[Saved entries]
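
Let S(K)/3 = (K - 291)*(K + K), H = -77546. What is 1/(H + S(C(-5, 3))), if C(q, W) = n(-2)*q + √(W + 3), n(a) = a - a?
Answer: -38755/2994754502 + 873*√6/2994754502 ≈ -1.2227e-5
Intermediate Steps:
n(a) = 0
C(q, W) = √(3 + W) (C(q, W) = 0*q + √(W + 3) = 0 + √(3 + W) = √(3 + W))
S(K) = 6*K*(-291 + K) (S(K) = 3*((K - 291)*(K + K)) = 3*((-291 + K)*(2*K)) = 3*(2*K*(-291 + K)) = 6*K*(-291 + K))
1/(H + S(C(-5, 3))) = 1/(-77546 + 6*√(3 + 3)*(-291 + √(3 + 3))) = 1/(-77546 + 6*√6*(-291 + √6))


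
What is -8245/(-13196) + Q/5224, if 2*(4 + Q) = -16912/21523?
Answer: 115723552229/185463432724 ≈ 0.62397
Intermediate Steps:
Q = -94548/21523 (Q = -4 + (-16912/21523)/2 = -4 + (-16912*1/21523)/2 = -4 + (½)*(-16912/21523) = -4 - 8456/21523 = -94548/21523 ≈ -4.3929)
-8245/(-13196) + Q/5224 = -8245/(-13196) - 94548/21523/5224 = -8245*(-1/13196) - 94548/21523*1/5224 = 8245/13196 - 23637/28109038 = 115723552229/185463432724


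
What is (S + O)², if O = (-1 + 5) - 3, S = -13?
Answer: 144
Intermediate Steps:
O = 1 (O = 4 - 3 = 1)
(S + O)² = (-13 + 1)² = (-12)² = 144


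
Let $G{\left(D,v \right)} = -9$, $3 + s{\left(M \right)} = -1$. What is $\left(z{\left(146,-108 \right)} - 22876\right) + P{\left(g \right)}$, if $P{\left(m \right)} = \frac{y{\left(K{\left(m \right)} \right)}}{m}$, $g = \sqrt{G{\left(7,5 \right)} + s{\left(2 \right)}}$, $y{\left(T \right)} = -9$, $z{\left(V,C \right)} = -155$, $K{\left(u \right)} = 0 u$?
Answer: $-23031 + \frac{9 i \sqrt{13}}{13} \approx -23031.0 + 2.4962 i$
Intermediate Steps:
$K{\left(u \right)} = 0$
$s{\left(M \right)} = -4$ ($s{\left(M \right)} = -3 - 1 = -4$)
$g = i \sqrt{13}$ ($g = \sqrt{-9 - 4} = \sqrt{-13} = i \sqrt{13} \approx 3.6056 i$)
$P{\left(m \right)} = - \frac{9}{m}$
$\left(z{\left(146,-108 \right)} - 22876\right) + P{\left(g \right)} = \left(-155 - 22876\right) - \frac{9}{i \sqrt{13}} = -23031 - 9 \left(- \frac{i \sqrt{13}}{13}\right) = -23031 + \frac{9 i \sqrt{13}}{13}$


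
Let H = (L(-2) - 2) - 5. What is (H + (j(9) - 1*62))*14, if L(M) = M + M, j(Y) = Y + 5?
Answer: -826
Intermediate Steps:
j(Y) = 5 + Y
L(M) = 2*M
H = -11 (H = (2*(-2) - 2) - 5 = (-4 - 2) - 5 = -6 - 5 = -11)
(H + (j(9) - 1*62))*14 = (-11 + ((5 + 9) - 1*62))*14 = (-11 + (14 - 62))*14 = (-11 - 48)*14 = -59*14 = -826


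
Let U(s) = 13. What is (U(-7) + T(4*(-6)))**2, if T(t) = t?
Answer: 121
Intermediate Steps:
(U(-7) + T(4*(-6)))**2 = (13 + 4*(-6))**2 = (13 - 24)**2 = (-11)**2 = 121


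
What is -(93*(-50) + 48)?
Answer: 4602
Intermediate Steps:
-(93*(-50) + 48) = -(-4650 + 48) = -1*(-4602) = 4602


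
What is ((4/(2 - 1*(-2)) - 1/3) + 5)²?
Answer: 289/9 ≈ 32.111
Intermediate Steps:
((4/(2 - 1*(-2)) - 1/3) + 5)² = ((4/(2 + 2) - 1*⅓) + 5)² = ((4/4 - ⅓) + 5)² = ((4*(¼) - ⅓) + 5)² = ((1 - ⅓) + 5)² = (⅔ + 5)² = (17/3)² = 289/9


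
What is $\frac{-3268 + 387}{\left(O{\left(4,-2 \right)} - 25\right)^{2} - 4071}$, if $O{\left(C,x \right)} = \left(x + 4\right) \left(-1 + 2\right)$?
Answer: $\frac{2881}{3542} \approx 0.81338$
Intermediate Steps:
$O{\left(C,x \right)} = 4 + x$ ($O{\left(C,x \right)} = \left(4 + x\right) 1 = 4 + x$)
$\frac{-3268 + 387}{\left(O{\left(4,-2 \right)} - 25\right)^{2} - 4071} = \frac{-3268 + 387}{\left(\left(4 - 2\right) - 25\right)^{2} - 4071} = - \frac{2881}{\left(2 - 25\right)^{2} - 4071} = - \frac{2881}{\left(-23\right)^{2} - 4071} = - \frac{2881}{529 - 4071} = - \frac{2881}{-3542} = \left(-2881\right) \left(- \frac{1}{3542}\right) = \frac{2881}{3542}$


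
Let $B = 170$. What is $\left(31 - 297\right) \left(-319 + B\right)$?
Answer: $39634$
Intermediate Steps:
$\left(31 - 297\right) \left(-319 + B\right) = \left(31 - 297\right) \left(-319 + 170\right) = \left(-266\right) \left(-149\right) = 39634$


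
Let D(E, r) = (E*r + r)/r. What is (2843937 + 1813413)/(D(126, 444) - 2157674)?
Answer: -4657350/2157547 ≈ -2.1586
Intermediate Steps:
D(E, r) = (r + E*r)/r
(2843937 + 1813413)/(D(126, 444) - 2157674) = (2843937 + 1813413)/((1 + 126) - 2157674) = 4657350/(127 - 2157674) = 4657350/(-2157547) = 4657350*(-1/2157547) = -4657350/2157547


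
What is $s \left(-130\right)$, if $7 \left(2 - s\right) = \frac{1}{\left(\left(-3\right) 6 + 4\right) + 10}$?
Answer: $- \frac{3705}{14} \approx -264.64$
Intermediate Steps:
$s = \frac{57}{28}$ ($s = 2 - \frac{1}{7 \left(\left(\left(-3\right) 6 + 4\right) + 10\right)} = 2 - \frac{1}{7 \left(\left(-18 + 4\right) + 10\right)} = 2 - \frac{1}{7 \left(-14 + 10\right)} = 2 - \frac{1}{7 \left(-4\right)} = 2 - - \frac{1}{28} = 2 + \frac{1}{28} = \frac{57}{28} \approx 2.0357$)
$s \left(-130\right) = \frac{57}{28} \left(-130\right) = - \frac{3705}{14}$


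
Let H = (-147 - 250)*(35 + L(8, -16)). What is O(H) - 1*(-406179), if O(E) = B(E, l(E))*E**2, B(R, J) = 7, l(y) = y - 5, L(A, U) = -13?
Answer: 534385471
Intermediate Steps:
l(y) = -5 + y
H = -8734 (H = (-147 - 250)*(35 - 13) = -397*22 = -8734)
O(E) = 7*E**2
O(H) - 1*(-406179) = 7*(-8734)**2 - 1*(-406179) = 7*76282756 + 406179 = 533979292 + 406179 = 534385471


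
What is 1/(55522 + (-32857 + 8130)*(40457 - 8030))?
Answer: -1/801766907 ≈ -1.2472e-9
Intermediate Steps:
1/(55522 + (-32857 + 8130)*(40457 - 8030)) = 1/(55522 - 24727*32427) = 1/(55522 - 801822429) = 1/(-801766907) = -1/801766907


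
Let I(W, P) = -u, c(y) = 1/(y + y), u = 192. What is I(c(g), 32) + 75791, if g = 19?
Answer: 75599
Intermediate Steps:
c(y) = 1/(2*y)
I(W, P) = -192 (I(W, P) = -1*192 = -192)
I(c(g), 32) + 75791 = -192 + 75791 = 75599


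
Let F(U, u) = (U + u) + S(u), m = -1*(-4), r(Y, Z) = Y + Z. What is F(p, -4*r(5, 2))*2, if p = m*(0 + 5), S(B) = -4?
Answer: -24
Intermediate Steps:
m = 4
p = 20 (p = 4*(0 + 5) = 4*5 = 20)
F(U, u) = -4 + U + u (F(U, u) = (U + u) - 4 = -4 + U + u)
F(p, -4*r(5, 2))*2 = (-4 + 20 - 4*(5 + 2))*2 = (-4 + 20 - 4*7)*2 = (-4 + 20 - 28)*2 = -12*2 = -24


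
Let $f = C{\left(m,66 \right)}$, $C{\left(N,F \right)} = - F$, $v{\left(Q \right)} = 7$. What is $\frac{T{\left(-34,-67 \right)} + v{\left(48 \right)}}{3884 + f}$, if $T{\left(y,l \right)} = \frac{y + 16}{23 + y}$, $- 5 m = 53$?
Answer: $\frac{95}{41998} \approx 0.002262$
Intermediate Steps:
$m = - \frac{53}{5}$ ($m = \left(- \frac{1}{5}\right) 53 = - \frac{53}{5} \approx -10.6$)
$T{\left(y,l \right)} = \frac{16 + y}{23 + y}$
$f = -66$ ($f = \left(-1\right) 66 = -66$)
$\frac{T{\left(-34,-67 \right)} + v{\left(48 \right)}}{3884 + f} = \frac{\frac{16 - 34}{23 - 34} + 7}{3884 - 66} = \frac{\frac{1}{-11} \left(-18\right) + 7}{3818} = \left(\left(- \frac{1}{11}\right) \left(-18\right) + 7\right) \frac{1}{3818} = \left(\frac{18}{11} + 7\right) \frac{1}{3818} = \frac{95}{11} \cdot \frac{1}{3818} = \frac{95}{41998}$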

- ACTIVITY
Print only the lines from the top of the data above down to the line holding "Answer: -38755/2994754502 +", inclusive.

- RESPONSE
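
Let S(K)/3 = (K - 291)*(K + K), H = -77546. What is 1/(H + S(C(-5, 3))), if C(q, W) = n(-2)*q + √(W + 3), n(a) = a - a?
Answer: -38755/2994754502 + 873*√6/2994754502 ≈ -1.2227e-5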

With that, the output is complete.